---------- AVAILABLE DATA

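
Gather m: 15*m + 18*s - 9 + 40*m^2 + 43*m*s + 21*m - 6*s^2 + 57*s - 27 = 40*m^2 + m*(43*s + 36) - 6*s^2 + 75*s - 36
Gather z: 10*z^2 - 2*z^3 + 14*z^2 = -2*z^3 + 24*z^2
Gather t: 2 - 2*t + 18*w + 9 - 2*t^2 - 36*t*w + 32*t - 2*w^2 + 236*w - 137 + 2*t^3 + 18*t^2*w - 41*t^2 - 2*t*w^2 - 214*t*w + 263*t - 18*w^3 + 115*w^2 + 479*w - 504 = 2*t^3 + t^2*(18*w - 43) + t*(-2*w^2 - 250*w + 293) - 18*w^3 + 113*w^2 + 733*w - 630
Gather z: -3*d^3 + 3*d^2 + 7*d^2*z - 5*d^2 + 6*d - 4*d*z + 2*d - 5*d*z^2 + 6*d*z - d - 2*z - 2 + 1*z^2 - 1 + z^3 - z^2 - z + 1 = -3*d^3 - 2*d^2 - 5*d*z^2 + 7*d + z^3 + z*(7*d^2 + 2*d - 3) - 2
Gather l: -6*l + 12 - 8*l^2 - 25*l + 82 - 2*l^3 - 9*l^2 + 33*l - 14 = -2*l^3 - 17*l^2 + 2*l + 80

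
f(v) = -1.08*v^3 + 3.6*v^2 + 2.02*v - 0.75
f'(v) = -3.24*v^2 + 7.2*v + 2.02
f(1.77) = 8.11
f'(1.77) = 4.61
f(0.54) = 1.22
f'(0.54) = 4.96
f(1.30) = 5.59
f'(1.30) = 5.90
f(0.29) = 0.11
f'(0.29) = 3.84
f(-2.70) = 41.30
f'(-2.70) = -41.04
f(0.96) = 3.55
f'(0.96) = 5.95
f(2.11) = 9.39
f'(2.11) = 2.79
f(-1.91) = 16.05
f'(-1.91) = -23.55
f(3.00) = 8.55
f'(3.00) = -5.54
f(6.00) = -92.31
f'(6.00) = -71.42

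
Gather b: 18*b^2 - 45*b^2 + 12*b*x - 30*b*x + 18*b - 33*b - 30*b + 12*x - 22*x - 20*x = -27*b^2 + b*(-18*x - 45) - 30*x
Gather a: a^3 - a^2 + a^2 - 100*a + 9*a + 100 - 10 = a^3 - 91*a + 90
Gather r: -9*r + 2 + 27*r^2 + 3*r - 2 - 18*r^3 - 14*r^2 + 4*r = -18*r^3 + 13*r^2 - 2*r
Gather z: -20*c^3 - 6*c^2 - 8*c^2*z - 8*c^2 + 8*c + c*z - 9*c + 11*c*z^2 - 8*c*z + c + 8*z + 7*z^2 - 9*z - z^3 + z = -20*c^3 - 14*c^2 - z^3 + z^2*(11*c + 7) + z*(-8*c^2 - 7*c)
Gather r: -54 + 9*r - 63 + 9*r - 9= 18*r - 126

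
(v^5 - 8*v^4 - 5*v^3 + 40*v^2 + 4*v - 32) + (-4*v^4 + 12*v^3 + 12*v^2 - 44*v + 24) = v^5 - 12*v^4 + 7*v^3 + 52*v^2 - 40*v - 8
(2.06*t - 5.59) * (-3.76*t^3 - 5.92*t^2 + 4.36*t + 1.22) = -7.7456*t^4 + 8.8232*t^3 + 42.0744*t^2 - 21.8592*t - 6.8198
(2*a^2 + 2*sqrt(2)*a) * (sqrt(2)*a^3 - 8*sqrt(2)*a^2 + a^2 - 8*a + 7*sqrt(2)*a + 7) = 2*sqrt(2)*a^5 - 16*sqrt(2)*a^4 + 6*a^4 - 48*a^3 + 16*sqrt(2)*a^3 - 16*sqrt(2)*a^2 + 42*a^2 + 14*sqrt(2)*a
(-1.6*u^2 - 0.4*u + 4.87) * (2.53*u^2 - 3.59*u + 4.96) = -4.048*u^4 + 4.732*u^3 + 5.8211*u^2 - 19.4673*u + 24.1552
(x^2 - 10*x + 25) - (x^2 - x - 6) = 31 - 9*x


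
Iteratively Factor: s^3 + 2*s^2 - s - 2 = (s - 1)*(s^2 + 3*s + 2) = (s - 1)*(s + 2)*(s + 1)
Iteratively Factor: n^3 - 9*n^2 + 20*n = (n - 4)*(n^2 - 5*n) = n*(n - 4)*(n - 5)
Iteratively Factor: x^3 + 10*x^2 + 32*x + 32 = (x + 4)*(x^2 + 6*x + 8) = (x + 4)^2*(x + 2)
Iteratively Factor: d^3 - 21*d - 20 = (d + 1)*(d^2 - d - 20) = (d + 1)*(d + 4)*(d - 5)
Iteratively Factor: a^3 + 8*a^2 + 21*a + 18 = (a + 3)*(a^2 + 5*a + 6) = (a + 2)*(a + 3)*(a + 3)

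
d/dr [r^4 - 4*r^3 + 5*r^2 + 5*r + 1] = 4*r^3 - 12*r^2 + 10*r + 5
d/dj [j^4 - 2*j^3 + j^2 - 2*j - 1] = 4*j^3 - 6*j^2 + 2*j - 2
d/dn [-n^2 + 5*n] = 5 - 2*n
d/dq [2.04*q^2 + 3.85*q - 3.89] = 4.08*q + 3.85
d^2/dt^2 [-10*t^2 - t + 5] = -20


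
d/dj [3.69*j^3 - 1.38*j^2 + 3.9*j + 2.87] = 11.07*j^2 - 2.76*j + 3.9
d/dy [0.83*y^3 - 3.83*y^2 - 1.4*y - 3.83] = 2.49*y^2 - 7.66*y - 1.4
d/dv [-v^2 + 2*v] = 2 - 2*v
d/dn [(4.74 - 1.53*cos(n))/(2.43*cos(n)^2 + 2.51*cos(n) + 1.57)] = (-3.7179*cos(n)^2 + 23.0364*cos(n) + 14.2995)*sin(n)/(5.9049*cos(n)^4 + 12.1986*cos(n)^3 + 13.9303*cos(n)^2 + 7.8814*cos(n) + 2.4649)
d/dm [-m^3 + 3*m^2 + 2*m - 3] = -3*m^2 + 6*m + 2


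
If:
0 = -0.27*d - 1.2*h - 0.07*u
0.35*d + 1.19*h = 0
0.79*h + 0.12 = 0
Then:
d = 0.52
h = -0.15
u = 0.61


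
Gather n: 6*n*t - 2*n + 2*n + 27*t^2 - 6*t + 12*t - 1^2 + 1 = 6*n*t + 27*t^2 + 6*t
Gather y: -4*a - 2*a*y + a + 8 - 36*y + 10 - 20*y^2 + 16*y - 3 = -3*a - 20*y^2 + y*(-2*a - 20) + 15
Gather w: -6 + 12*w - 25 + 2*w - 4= 14*w - 35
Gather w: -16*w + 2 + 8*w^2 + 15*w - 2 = 8*w^2 - w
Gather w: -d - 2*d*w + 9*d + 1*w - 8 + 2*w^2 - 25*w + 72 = 8*d + 2*w^2 + w*(-2*d - 24) + 64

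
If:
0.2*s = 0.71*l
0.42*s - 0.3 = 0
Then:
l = 0.20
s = 0.71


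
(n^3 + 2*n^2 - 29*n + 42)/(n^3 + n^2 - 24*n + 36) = (n + 7)/(n + 6)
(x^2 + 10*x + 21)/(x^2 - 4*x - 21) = (x + 7)/(x - 7)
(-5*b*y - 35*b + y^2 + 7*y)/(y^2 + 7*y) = (-5*b + y)/y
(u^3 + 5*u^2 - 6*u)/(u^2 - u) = u + 6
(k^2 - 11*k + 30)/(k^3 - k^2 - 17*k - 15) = (k - 6)/(k^2 + 4*k + 3)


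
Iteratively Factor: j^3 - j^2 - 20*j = (j - 5)*(j^2 + 4*j) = j*(j - 5)*(j + 4)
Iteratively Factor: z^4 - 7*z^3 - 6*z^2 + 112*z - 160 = (z - 5)*(z^3 - 2*z^2 - 16*z + 32) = (z - 5)*(z + 4)*(z^2 - 6*z + 8) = (z - 5)*(z - 2)*(z + 4)*(z - 4)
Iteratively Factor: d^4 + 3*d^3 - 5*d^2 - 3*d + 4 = (d - 1)*(d^3 + 4*d^2 - d - 4) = (d - 1)*(d + 4)*(d^2 - 1) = (d - 1)^2*(d + 4)*(d + 1)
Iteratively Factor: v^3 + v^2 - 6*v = (v - 2)*(v^2 + 3*v) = v*(v - 2)*(v + 3)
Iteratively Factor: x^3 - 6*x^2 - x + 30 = (x - 5)*(x^2 - x - 6) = (x - 5)*(x - 3)*(x + 2)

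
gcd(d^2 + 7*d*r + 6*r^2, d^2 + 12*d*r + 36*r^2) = d + 6*r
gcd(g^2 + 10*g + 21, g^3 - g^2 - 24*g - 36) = g + 3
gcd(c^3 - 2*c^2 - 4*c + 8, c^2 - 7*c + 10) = c - 2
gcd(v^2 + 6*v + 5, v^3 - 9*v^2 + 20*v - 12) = 1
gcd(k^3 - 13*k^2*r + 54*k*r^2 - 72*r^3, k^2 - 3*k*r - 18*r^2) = -k + 6*r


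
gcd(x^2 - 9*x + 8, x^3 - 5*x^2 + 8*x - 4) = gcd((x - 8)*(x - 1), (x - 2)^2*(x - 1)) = x - 1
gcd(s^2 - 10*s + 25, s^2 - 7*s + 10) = s - 5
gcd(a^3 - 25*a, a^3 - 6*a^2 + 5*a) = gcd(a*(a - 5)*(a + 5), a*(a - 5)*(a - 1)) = a^2 - 5*a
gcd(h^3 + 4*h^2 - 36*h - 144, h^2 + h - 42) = h - 6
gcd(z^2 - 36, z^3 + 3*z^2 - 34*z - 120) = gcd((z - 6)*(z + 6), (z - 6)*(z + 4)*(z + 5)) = z - 6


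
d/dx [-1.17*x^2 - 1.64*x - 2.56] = -2.34*x - 1.64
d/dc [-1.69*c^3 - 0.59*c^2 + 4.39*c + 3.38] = -5.07*c^2 - 1.18*c + 4.39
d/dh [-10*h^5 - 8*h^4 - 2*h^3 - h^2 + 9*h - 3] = -50*h^4 - 32*h^3 - 6*h^2 - 2*h + 9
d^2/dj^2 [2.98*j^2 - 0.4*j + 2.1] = 5.96000000000000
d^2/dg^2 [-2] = 0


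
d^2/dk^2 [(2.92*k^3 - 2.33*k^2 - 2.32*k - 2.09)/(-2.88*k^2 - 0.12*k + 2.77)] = (2.8421709430404e-14*k^5 - 9.79775999999995*k^3 + 221.362272*k^2 - 19.047192*k + 70.70461)/(23.887872*k^6 + 2.985984*k^5 - 68.802048*k^4 - 5.742144*k^3 + 66.174192*k^2 + 2.762244*k - 21.253933)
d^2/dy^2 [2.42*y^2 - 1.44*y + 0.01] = 4.84000000000000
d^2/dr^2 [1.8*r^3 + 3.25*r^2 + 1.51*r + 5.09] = 10.8*r + 6.5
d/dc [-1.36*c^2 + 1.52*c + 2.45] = 1.52 - 2.72*c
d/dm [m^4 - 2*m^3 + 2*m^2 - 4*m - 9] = 4*m^3 - 6*m^2 + 4*m - 4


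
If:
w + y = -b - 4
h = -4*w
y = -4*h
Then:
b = -17*y/16 - 4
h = -y/4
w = y/16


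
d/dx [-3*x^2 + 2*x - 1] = 2 - 6*x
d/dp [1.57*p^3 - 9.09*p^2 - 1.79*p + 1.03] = 4.71*p^2 - 18.18*p - 1.79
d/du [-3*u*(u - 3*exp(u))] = 9*u*exp(u) - 6*u + 9*exp(u)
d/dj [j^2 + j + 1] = 2*j + 1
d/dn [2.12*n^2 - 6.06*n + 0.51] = 4.24*n - 6.06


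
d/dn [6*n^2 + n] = 12*n + 1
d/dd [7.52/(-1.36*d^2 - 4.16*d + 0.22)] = (20.4544*d + 31.2832)/(1.36*d^2 + 4.16*d - 0.22)^2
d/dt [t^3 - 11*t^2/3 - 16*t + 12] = 3*t^2 - 22*t/3 - 16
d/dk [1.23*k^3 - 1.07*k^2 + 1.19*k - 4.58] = 3.69*k^2 - 2.14*k + 1.19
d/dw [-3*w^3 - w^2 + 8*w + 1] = -9*w^2 - 2*w + 8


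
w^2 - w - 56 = (w - 8)*(w + 7)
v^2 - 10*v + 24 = (v - 6)*(v - 4)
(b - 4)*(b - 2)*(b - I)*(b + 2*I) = b^4 - 6*b^3 + I*b^3 + 10*b^2 - 6*I*b^2 - 12*b + 8*I*b + 16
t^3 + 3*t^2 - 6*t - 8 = (t - 2)*(t + 1)*(t + 4)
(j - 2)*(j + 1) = j^2 - j - 2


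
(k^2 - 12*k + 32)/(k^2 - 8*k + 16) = (k - 8)/(k - 4)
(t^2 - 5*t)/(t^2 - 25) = t/(t + 5)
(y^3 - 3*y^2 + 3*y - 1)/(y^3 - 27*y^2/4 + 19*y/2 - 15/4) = 4*(y^2 - 2*y + 1)/(4*y^2 - 23*y + 15)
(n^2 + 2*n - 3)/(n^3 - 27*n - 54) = (n - 1)/(n^2 - 3*n - 18)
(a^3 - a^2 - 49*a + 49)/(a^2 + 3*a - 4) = (a^2 - 49)/(a + 4)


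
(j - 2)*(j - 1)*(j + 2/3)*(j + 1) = j^4 - 4*j^3/3 - 7*j^2/3 + 4*j/3 + 4/3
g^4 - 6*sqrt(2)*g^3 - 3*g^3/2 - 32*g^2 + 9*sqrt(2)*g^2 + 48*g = g*(g - 3/2)*(g - 8*sqrt(2))*(g + 2*sqrt(2))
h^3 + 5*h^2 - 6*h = h*(h - 1)*(h + 6)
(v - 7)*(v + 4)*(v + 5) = v^3 + 2*v^2 - 43*v - 140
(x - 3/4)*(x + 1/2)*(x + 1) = x^3 + 3*x^2/4 - 5*x/8 - 3/8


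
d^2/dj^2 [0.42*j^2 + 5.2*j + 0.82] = 0.840000000000000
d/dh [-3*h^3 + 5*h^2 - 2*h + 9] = -9*h^2 + 10*h - 2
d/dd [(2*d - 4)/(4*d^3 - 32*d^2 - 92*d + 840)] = (-d^3 + 7*d^2 - 16*d + 82)/(d^6 - 16*d^5 + 18*d^4 + 788*d^3 - 2831*d^2 - 9660*d + 44100)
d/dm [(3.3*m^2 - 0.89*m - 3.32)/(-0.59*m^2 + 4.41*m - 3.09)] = (14.0279*m^2 - 24.3116*m + 17.3913)/(0.3481*m^4 - 5.2038*m^3 + 23.0943*m^2 - 27.2538*m + 9.5481)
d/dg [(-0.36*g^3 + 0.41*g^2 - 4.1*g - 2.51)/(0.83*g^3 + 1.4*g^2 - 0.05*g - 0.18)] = (-1.11022302462516e-16*g^5 - 0.8443*g^4 + 6.842*g^3 + 12.1638*g^2 + 6.8804*g + 0.6125)/(0.6889*g^6 + 2.324*g^5 + 1.877*g^4 - 0.4388*g^3 - 0.5015*g^2 + 0.018*g + 0.0324)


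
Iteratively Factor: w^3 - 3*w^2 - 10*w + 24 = (w + 3)*(w^2 - 6*w + 8) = (w - 4)*(w + 3)*(w - 2)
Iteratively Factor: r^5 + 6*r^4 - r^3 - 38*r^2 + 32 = (r - 2)*(r^4 + 8*r^3 + 15*r^2 - 8*r - 16) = (r - 2)*(r - 1)*(r^3 + 9*r^2 + 24*r + 16) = (r - 2)*(r - 1)*(r + 4)*(r^2 + 5*r + 4) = (r - 2)*(r - 1)*(r + 1)*(r + 4)*(r + 4)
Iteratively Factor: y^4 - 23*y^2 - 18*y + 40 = (y + 4)*(y^3 - 4*y^2 - 7*y + 10) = (y - 5)*(y + 4)*(y^2 + y - 2) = (y - 5)*(y - 1)*(y + 4)*(y + 2)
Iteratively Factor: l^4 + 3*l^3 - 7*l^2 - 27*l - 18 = (l + 3)*(l^3 - 7*l - 6) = (l - 3)*(l + 3)*(l^2 + 3*l + 2) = (l - 3)*(l + 2)*(l + 3)*(l + 1)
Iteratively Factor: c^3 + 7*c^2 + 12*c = (c + 3)*(c^2 + 4*c) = (c + 3)*(c + 4)*(c)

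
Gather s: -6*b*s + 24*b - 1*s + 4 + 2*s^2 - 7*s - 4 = 24*b + 2*s^2 + s*(-6*b - 8)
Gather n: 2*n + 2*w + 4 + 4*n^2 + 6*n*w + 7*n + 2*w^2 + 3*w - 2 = 4*n^2 + n*(6*w + 9) + 2*w^2 + 5*w + 2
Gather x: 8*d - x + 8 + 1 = 8*d - x + 9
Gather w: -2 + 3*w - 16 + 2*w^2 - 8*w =2*w^2 - 5*w - 18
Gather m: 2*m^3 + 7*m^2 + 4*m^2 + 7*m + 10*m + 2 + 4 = 2*m^3 + 11*m^2 + 17*m + 6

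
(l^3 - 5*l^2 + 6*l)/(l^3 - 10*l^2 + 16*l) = (l - 3)/(l - 8)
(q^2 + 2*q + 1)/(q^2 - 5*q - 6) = (q + 1)/(q - 6)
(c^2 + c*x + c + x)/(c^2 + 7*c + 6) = (c + x)/(c + 6)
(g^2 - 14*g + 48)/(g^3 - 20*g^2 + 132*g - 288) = 1/(g - 6)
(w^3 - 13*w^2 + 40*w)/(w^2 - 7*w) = (w^2 - 13*w + 40)/(w - 7)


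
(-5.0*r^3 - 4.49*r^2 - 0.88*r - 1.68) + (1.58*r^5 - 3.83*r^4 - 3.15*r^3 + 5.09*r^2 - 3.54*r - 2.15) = 1.58*r^5 - 3.83*r^4 - 8.15*r^3 + 0.6*r^2 - 4.42*r - 3.83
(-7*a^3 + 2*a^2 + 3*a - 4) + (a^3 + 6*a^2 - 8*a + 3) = -6*a^3 + 8*a^2 - 5*a - 1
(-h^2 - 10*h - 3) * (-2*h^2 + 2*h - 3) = 2*h^4 + 18*h^3 - 11*h^2 + 24*h + 9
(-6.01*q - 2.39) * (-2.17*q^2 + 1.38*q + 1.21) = 13.0417*q^3 - 3.1075*q^2 - 10.5703*q - 2.8919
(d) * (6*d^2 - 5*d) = 6*d^3 - 5*d^2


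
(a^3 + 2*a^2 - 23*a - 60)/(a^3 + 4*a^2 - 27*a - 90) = (a + 4)/(a + 6)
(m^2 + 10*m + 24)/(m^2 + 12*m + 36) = (m + 4)/(m + 6)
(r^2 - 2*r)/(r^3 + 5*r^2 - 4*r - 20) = r/(r^2 + 7*r + 10)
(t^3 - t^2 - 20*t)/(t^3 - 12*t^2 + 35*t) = (t + 4)/(t - 7)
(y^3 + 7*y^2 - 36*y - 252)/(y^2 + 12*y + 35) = (y^2 - 36)/(y + 5)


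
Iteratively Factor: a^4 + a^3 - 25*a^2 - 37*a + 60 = (a + 4)*(a^3 - 3*a^2 - 13*a + 15) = (a - 1)*(a + 4)*(a^2 - 2*a - 15) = (a - 5)*(a - 1)*(a + 4)*(a + 3)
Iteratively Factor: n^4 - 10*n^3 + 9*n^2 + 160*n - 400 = (n + 4)*(n^3 - 14*n^2 + 65*n - 100) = (n - 5)*(n + 4)*(n^2 - 9*n + 20) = (n - 5)*(n - 4)*(n + 4)*(n - 5)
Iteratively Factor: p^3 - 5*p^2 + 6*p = (p)*(p^2 - 5*p + 6) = p*(p - 2)*(p - 3)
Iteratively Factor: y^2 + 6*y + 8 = (y + 4)*(y + 2)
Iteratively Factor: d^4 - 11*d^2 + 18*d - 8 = (d - 1)*(d^3 + d^2 - 10*d + 8) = (d - 2)*(d - 1)*(d^2 + 3*d - 4) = (d - 2)*(d - 1)^2*(d + 4)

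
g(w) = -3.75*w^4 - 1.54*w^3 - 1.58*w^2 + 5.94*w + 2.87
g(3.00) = -338.86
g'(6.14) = -3659.77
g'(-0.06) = 6.12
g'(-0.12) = 6.28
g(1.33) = -7.38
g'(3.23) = -557.94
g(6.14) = -5706.42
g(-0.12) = 2.14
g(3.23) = -454.49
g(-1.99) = -61.88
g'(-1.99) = 112.14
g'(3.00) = -450.12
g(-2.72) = -199.25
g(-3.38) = -465.23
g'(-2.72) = 282.21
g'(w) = -15.0*w^3 - 4.62*w^2 - 3.16*w + 5.94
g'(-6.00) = 3098.58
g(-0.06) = 2.51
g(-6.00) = -4617.01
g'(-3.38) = 543.06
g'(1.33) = -41.72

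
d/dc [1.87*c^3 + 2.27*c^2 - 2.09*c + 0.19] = 5.61*c^2 + 4.54*c - 2.09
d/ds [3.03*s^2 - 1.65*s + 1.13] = 6.06*s - 1.65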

--------------------

__TASK TO COMPLETE__. Would you print exactly and only the lines of the material above that run from the line with "gcd(s^2 - 10*s + 25, s^2 - 7*s + 10) = s - 5" through the line with "gcd(h^3 + 4*h^2", both included?

__WRITTEN SOLUTION__.
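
gcd(s^2 - 10*s + 25, s^2 - 7*s + 10) = s - 5
gcd(a^3 - 25*a, a^3 - 6*a^2 + 5*a) = gcd(a*(a - 5)*(a + 5), a*(a - 5)*(a - 1)) = a^2 - 5*a
gcd(h^3 + 4*h^2 - 36*h - 144, h^2 + h - 42) = h - 6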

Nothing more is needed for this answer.